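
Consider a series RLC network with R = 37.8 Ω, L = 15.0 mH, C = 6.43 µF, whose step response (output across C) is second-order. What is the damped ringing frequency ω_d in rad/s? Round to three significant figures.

For a series RLC circuit (capacitor voltage as output), ω_n = 1/√(LC) = 1/√(15.0 mH · 6.43 µF) = 3220 rad/s.
ζ = (R/2)·√(C/L) = (37.8/2)·√(6.43 µF/15.0 mH) = 0.391.
ω_d = 3220·√(1 − 0.391²) = 2960 rad/s.

ω_d ≈ 2960 rad/s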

-.-.-

Would you please reproduce the entries above word for word?

### SOLUTION TO THIS PROBLEM
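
Consider a series RLC network with R = 37.8 Ω, L = 15.0 mH, C = 6.43 µF, whose step response (output across C) is second-order. What is the damped ringing frequency ω_d in rad/s? Round to three significant figures.

For a series RLC circuit (capacitor voltage as output), ω_n = 1/√(LC) = 1/√(15.0 mH · 6.43 µF) = 3220 rad/s.
ζ = (R/2)·√(C/L) = (37.8/2)·√(6.43 µF/15.0 mH) = 0.391.
ω_d = 3220·√(1 − 0.391²) = 2960 rad/s.

ω_d ≈ 2960 rad/s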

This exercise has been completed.